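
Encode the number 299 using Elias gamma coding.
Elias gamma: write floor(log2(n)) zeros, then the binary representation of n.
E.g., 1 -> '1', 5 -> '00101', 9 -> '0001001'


num_bits = floor(log2(299)) + 1 = 9
leading_zeros = num_bits - 1 = 8
binary(299) = 100101011

Elias gamma(299) = '00000000' + '100101011' = 00000000100101011 (17 bits)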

* Assigned task *
Without omitting anything, set down all the entries above again.

* Response *
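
Encode the number 299 using Elias gamma coding.
Elias gamma: write floor(log2(n)) zeros, then the binary representation of n.
E.g., 1 -> '1', 5 -> '00101', 9 -> '0001001'


num_bits = floor(log2(299)) + 1 = 9
leading_zeros = num_bits - 1 = 8
binary(299) = 100101011

Elias gamma(299) = '00000000' + '100101011' = 00000000100101011 (17 bits)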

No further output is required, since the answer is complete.